> WORK REQUIRED
When you print the material, keep every line identical to the original.

> DATA PROVIDED

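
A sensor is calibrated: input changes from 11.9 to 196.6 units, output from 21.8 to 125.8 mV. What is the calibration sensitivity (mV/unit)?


Sensitivity = (y2 - y1) / (x2 - x1).
S = (125.8 - 21.8) / (196.6 - 11.9)
S = 104.0 / 184.7
S = 0.5631 mV/unit

0.5631 mV/unit


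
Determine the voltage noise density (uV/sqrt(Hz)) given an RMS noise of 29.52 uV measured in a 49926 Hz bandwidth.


Noise spectral density = Vrms / sqrt(BW).
NSD = 29.52 / sqrt(49926)
NSD = 29.52 / 223.4413
NSD = 0.1321 uV/sqrt(Hz)

0.1321 uV/sqrt(Hz)


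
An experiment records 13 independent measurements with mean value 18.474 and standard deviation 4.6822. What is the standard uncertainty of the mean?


The standard uncertainty for Type A evaluation is u = s / sqrt(n).
u = 4.6822 / sqrt(13)
u = 4.6822 / 3.6056
u = 1.2986

1.2986


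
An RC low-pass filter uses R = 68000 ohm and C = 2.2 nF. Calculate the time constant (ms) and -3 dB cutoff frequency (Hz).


Time constant: tau = R * C.
tau = 68000 * 2.20e-09 = 0.0001496 s
tau = 0.1496 ms
Cutoff frequency: fc = 1 / (2*pi*R*C).
fc = 1 / (2*pi*0.0001496) = 1063.87 Hz

tau = 0.1496 ms, fc = 1063.87 Hz


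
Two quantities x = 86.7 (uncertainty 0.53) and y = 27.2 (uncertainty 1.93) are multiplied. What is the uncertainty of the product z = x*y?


For a product z = x*y, the relative uncertainty is:
uz/z = sqrt((ux/x)^2 + (uy/y)^2)
Relative uncertainties: ux/x = 0.53/86.7 = 0.006113
uy/y = 1.93/27.2 = 0.070956
z = 86.7 * 27.2 = 2358.2
uz = 2358.2 * sqrt(0.006113^2 + 0.070956^2) = 167.951

167.951


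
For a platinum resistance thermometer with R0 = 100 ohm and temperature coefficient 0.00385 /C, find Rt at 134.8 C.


The RTD equation: Rt = R0 * (1 + alpha * T).
Rt = 100 * (1 + 0.00385 * 134.8)
Rt = 100 * (1 + 0.51898)
Rt = 100 * 1.51898
Rt = 151.898 ohm

151.898 ohm


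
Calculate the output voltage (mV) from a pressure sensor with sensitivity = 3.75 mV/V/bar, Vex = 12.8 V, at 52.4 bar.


Output = sensitivity * Vex * P.
Vout = 3.75 * 12.8 * 52.4
Vout = 48.0 * 52.4
Vout = 2515.2 mV

2515.2 mV


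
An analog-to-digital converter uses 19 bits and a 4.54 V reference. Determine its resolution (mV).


The resolution (LSB) of an ADC is Vref / 2^n.
LSB = 4.54 / 2^19
LSB = 4.54 / 524288
LSB = 8.66e-06 V = 0.00865936 mV

0.00865936 mV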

> FINISHED TASK
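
A sensor is calibrated: input changes from 11.9 to 196.6 units, output from 21.8 to 125.8 mV. What is the calibration sensitivity (mV/unit)?


Sensitivity = (y2 - y1) / (x2 - x1).
S = (125.8 - 21.8) / (196.6 - 11.9)
S = 104.0 / 184.7
S = 0.5631 mV/unit

0.5631 mV/unit


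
Determine the voltage noise density (uV/sqrt(Hz)) given an RMS noise of 29.52 uV measured in a 49926 Hz bandwidth.


Noise spectral density = Vrms / sqrt(BW).
NSD = 29.52 / sqrt(49926)
NSD = 29.52 / 223.4413
NSD = 0.1321 uV/sqrt(Hz)

0.1321 uV/sqrt(Hz)


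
An experiment records 13 independent measurements with mean value 18.474 and standard deviation 4.6822. What is the standard uncertainty of the mean?


The standard uncertainty for Type A evaluation is u = s / sqrt(n).
u = 4.6822 / sqrt(13)
u = 4.6822 / 3.6056
u = 1.2986

1.2986


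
An RC low-pass filter uses R = 68000 ohm and C = 2.2 nF. Calculate the time constant (ms) and -3 dB cutoff frequency (Hz).


Time constant: tau = R * C.
tau = 68000 * 2.20e-09 = 0.0001496 s
tau = 0.1496 ms
Cutoff frequency: fc = 1 / (2*pi*R*C).
fc = 1 / (2*pi*0.0001496) = 1063.87 Hz

tau = 0.1496 ms, fc = 1063.87 Hz


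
Two quantities x = 86.7 (uncertainty 0.53) and y = 27.2 (uncertainty 1.93) are multiplied. What is the uncertainty of the product z = x*y?


For a product z = x*y, the relative uncertainty is:
uz/z = sqrt((ux/x)^2 + (uy/y)^2)
Relative uncertainties: ux/x = 0.53/86.7 = 0.006113
uy/y = 1.93/27.2 = 0.070956
z = 86.7 * 27.2 = 2358.2
uz = 2358.2 * sqrt(0.006113^2 + 0.070956^2) = 167.951

167.951


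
For a platinum resistance thermometer with R0 = 100 ohm and temperature coefficient 0.00385 /C, find Rt at 134.8 C.


The RTD equation: Rt = R0 * (1 + alpha * T).
Rt = 100 * (1 + 0.00385 * 134.8)
Rt = 100 * (1 + 0.51898)
Rt = 100 * 1.51898
Rt = 151.898 ohm

151.898 ohm


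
Calculate the output voltage (mV) from a pressure sensor with sensitivity = 3.75 mV/V/bar, Vex = 12.8 V, at 52.4 bar.


Output = sensitivity * Vex * P.
Vout = 3.75 * 12.8 * 52.4
Vout = 48.0 * 52.4
Vout = 2515.2 mV

2515.2 mV


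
An analog-to-digital converter uses 19 bits and a 4.54 V reference. Determine its resolution (mV).


The resolution (LSB) of an ADC is Vref / 2^n.
LSB = 4.54 / 2^19
LSB = 4.54 / 524288
LSB = 8.66e-06 V = 0.00865936 mV

0.00865936 mV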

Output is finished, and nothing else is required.